EXERCISE INPUT

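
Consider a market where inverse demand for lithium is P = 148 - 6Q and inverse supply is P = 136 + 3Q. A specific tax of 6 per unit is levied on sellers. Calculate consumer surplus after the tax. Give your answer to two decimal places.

1.33

Pre-tax equilibrium: 148 - 6Q = 136 + 3Q gives Q* = 1.3333, P* = 140.
With the tax, sellers need 6 more per unit: 148 - 6Q = 136 + 3Q + 6, so Q_t = 0.6667. Buyers pay P_b = 144; sellers receive P_s = P_b - 6 = 138.
CS = (1/2)(Q_t)(148 - P_b) = (1/2)(0.6667)(4) = 1.3333.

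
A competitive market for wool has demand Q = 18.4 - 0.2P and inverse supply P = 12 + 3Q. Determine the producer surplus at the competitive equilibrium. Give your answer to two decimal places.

150.00

Rewriting demand in inverse form: P = 92 - 5Q.
Set 92 - 5Q = 12 + 3Q, which gives 80 = 8Q, so Q* = 10 and P* = 92 - 5(10) = 42.
The supply curve's price intercept is 12, so PS = (1/2)(Q*)(P* - 12) = (1/2)(10)(30) = 150.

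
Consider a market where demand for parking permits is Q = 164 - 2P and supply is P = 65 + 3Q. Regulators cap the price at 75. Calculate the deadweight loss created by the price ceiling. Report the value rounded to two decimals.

4.06

Rewriting demand in inverse form: P = 82 - 0.5Q.
Free-market equilibrium: 82 - 0.5Q = 65 + 3Q gives Q* = 4.8571, P* = 79.5714.
At the ceiling price 75, quantity supplied is (75 - 65)/3 = 3.3333; supply is the short side, so Q = 3.3333 trades at P = 75.
The lost-trades triangle has base Q* - 3.3333 = 1.5238 and height equal to the gap between the curves at Q = 3.3333, which is 80.3333 - 75 = 5.3333. DWL = (1/2)(1.5238)(5.3333) = 4.0635.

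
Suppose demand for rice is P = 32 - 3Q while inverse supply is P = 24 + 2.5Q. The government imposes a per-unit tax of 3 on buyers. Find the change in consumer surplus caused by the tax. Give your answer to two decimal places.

-1.93

Pre-tax equilibrium: 32 - 3Q = 24 + 2.5Q gives Q* = 1.4545, P* = 27.6364.
A tax on buyers shifts demand down by 3: (32 - 3) - 3Q = 24 + 2.5Q, so Q_t = 0.9091. Buyers pay P_b = 29.2727; sellers receive P_s = P_b - 3 = 26.2727.
Consumers lose the trapezoid between P* and P_b out to Q_t plus the triangle from Q_t to Q*: change in CS = 1.2397 - 3.1736 = -1.9339.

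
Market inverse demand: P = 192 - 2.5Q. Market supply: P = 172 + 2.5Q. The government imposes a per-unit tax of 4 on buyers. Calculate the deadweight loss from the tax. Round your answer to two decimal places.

1.60

Without the tax, 192 - 2.5Q = 172 + 2.5Q so Q* = 4 and P* = 182.
With the tax, buyers' net willingness to pay falls by 4: (192 - 4) - 2.5Q = 172 + 2.5Q, so Q_t = 3.2. Buyers pay P_b = 184; sellers receive P_s = P_b - 4 = 180.
The welfare triangle lost has base Q* - Q_t = 0.8 and height t = 4, so DWL = (1/2)(0.8)(4) = 1.6.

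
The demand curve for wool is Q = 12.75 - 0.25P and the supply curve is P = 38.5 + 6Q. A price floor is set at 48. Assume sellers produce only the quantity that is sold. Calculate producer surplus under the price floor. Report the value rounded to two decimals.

Rewriting demand in inverse form: P = 51 - 4Q.
Without the control, 51 - 4Q = 38.5 + 6Q so Q* = 1.25 and P* = 46.
At the floor price 48, quantity demanded is (51 - 48)/4 = 0.75; demand is the short side, so Q = 0.75 trades at P = 48.
The supply price at Q = 0.75 is 43. PS is the trapezoid between 48 and supply over [0, 0.75]: (1/2)[(48 - 38.5) + (48 - 43)](0.75) = 5.4375.

5.44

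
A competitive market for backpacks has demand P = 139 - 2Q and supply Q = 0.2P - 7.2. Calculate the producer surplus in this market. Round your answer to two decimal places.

541.28

Rewriting supply in inverse form: P = 36 + 5Q.
Setting demand equal to supply, 103 = 7Q, so Q* = 14.7143 and P* = 109.5714.
PS is the area between P* and the supply curve from 0 to Q*: (1/2)(14.7143)(73.5714) = 541.2755.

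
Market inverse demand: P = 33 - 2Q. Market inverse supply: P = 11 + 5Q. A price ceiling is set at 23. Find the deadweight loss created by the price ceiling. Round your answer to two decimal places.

Free-market equilibrium: 33 - 2Q = 11 + 5Q gives Q* = 3.1429, P* = 26.7143.
At the ceiling price 23, quantity supplied is (23 - 11)/5 = 2.4; supply is the short side, so Q = 2.4 trades at P = 23.
At Q = 2.4 the demand price is 28.2 and the supply price is 23. Deadweight loss is the triangle between the curves from 2.4 to 3.1429: (1/2)(28.2 - 23)(3.1429 - 2.4) = 1.9314.

1.93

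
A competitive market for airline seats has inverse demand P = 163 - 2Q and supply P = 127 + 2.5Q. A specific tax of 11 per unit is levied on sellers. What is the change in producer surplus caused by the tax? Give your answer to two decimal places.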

WHAT YOU ARE ASKED TO DO
Retype all of the lines shown above, keeping each one exact.

EXERCISE ANSWER
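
Consider a market where inverse demand for lithium is P = 148 - 6Q and inverse supply is P = 136 + 3Q. A specific tax of 6 per unit is levied on sellers. Calculate consumer surplus after the tax. Give your answer to two decimal places.

1.33

Pre-tax equilibrium: 148 - 6Q = 136 + 3Q gives Q* = 1.3333, P* = 140.
With the tax, sellers need 6 more per unit: 148 - 6Q = 136 + 3Q + 6, so Q_t = 0.6667. Buyers pay P_b = 144; sellers receive P_s = P_b - 6 = 138.
CS = (1/2)(Q_t)(148 - P_b) = (1/2)(0.6667)(4) = 1.3333.

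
A competitive market for wool has demand Q = 18.4 - 0.2P and inverse supply P = 12 + 3Q. Determine the producer surplus at the competitive equilibrium. Give your answer to two decimal places.

150.00

Rewriting demand in inverse form: P = 92 - 5Q.
Set 92 - 5Q = 12 + 3Q, which gives 80 = 8Q, so Q* = 10 and P* = 92 - 5(10) = 42.
The supply curve's price intercept is 12, so PS = (1/2)(Q*)(P* - 12) = (1/2)(10)(30) = 150.

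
Consider a market where demand for parking permits is Q = 164 - 2P and supply is P = 65 + 3Q. Regulators cap the price at 75. Calculate the deadweight loss created by the price ceiling. Report the value rounded to two decimals.

4.06

Rewriting demand in inverse form: P = 82 - 0.5Q.
Free-market equilibrium: 82 - 0.5Q = 65 + 3Q gives Q* = 4.8571, P* = 79.5714.
At the ceiling price 75, quantity supplied is (75 - 65)/3 = 3.3333; supply is the short side, so Q = 3.3333 trades at P = 75.
The lost-trades triangle has base Q* - 3.3333 = 1.5238 and height equal to the gap between the curves at Q = 3.3333, which is 80.3333 - 75 = 5.3333. DWL = (1/2)(1.5238)(5.3333) = 4.0635.

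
Suppose demand for rice is P = 32 - 3Q while inverse supply is P = 24 + 2.5Q. The government imposes a per-unit tax of 3 on buyers. Find the change in consumer surplus caused by the tax. Give your answer to two decimal places.

-1.93

Pre-tax equilibrium: 32 - 3Q = 24 + 2.5Q gives Q* = 1.4545, P* = 27.6364.
A tax on buyers shifts demand down by 3: (32 - 3) - 3Q = 24 + 2.5Q, so Q_t = 0.9091. Buyers pay P_b = 29.2727; sellers receive P_s = P_b - 3 = 26.2727.
Consumers lose the trapezoid between P* and P_b out to Q_t plus the triangle from Q_t to Q*: change in CS = 1.2397 - 3.1736 = -1.9339.

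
Market inverse demand: P = 192 - 2.5Q. Market supply: P = 172 + 2.5Q. The government imposes a per-unit tax of 4 on buyers. Calculate the deadweight loss from the tax. Round your answer to two decimal places.

1.60

Without the tax, 192 - 2.5Q = 172 + 2.5Q so Q* = 4 and P* = 182.
With the tax, buyers' net willingness to pay falls by 4: (192 - 4) - 2.5Q = 172 + 2.5Q, so Q_t = 3.2. Buyers pay P_b = 184; sellers receive P_s = P_b - 4 = 180.
The welfare triangle lost has base Q* - Q_t = 0.8 and height t = 4, so DWL = (1/2)(0.8)(4) = 1.6.

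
The demand curve for wool is Q = 12.75 - 0.25P and the supply curve is P = 38.5 + 6Q. A price floor is set at 48. Assume sellers produce only the quantity that is sold. Calculate producer surplus under the price floor. Report the value rounded to two decimals.

Rewriting demand in inverse form: P = 51 - 4Q.
Without the control, 51 - 4Q = 38.5 + 6Q so Q* = 1.25 and P* = 46.
At the floor price 48, quantity demanded is (51 - 48)/4 = 0.75; demand is the short side, so Q = 0.75 trades at P = 48.
The supply price at Q = 0.75 is 43. PS is the trapezoid between 48 and supply over [0, 0.75]: (1/2)[(48 - 38.5) + (48 - 43)](0.75) = 5.4375.

5.44

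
A competitive market for backpacks has demand P = 139 - 2Q and supply Q = 0.2P - 7.2. Calculate the producer surplus in this market. Round your answer to two decimal places.

541.28

Rewriting supply in inverse form: P = 36 + 5Q.
Setting demand equal to supply, 103 = 7Q, so Q* = 14.7143 and P* = 109.5714.
PS is the area between P* and the supply curve from 0 to Q*: (1/2)(14.7143)(73.5714) = 541.2755.

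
Market inverse demand: P = 33 - 2Q. Market inverse supply: P = 11 + 5Q. A price ceiling is set at 23. Find the deadweight loss created by the price ceiling. Round your answer to two decimal places.

Free-market equilibrium: 33 - 2Q = 11 + 5Q gives Q* = 3.1429, P* = 26.7143.
At the ceiling price 23, quantity supplied is (23 - 11)/5 = 2.4; supply is the short side, so Q = 2.4 trades at P = 23.
At Q = 2.4 the demand price is 28.2 and the supply price is 23. Deadweight loss is the triangle between the curves from 2.4 to 3.1429: (1/2)(28.2 - 23)(3.1429 - 2.4) = 1.9314.

1.93

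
A competitive market for airline seats has inverse demand P = 163 - 2Q and supply P = 127 + 2.5Q. A specific tax of 11 per unit is levied on sellers. What is the change in producer surplus caused by the tax? Give your answer to two decimal places.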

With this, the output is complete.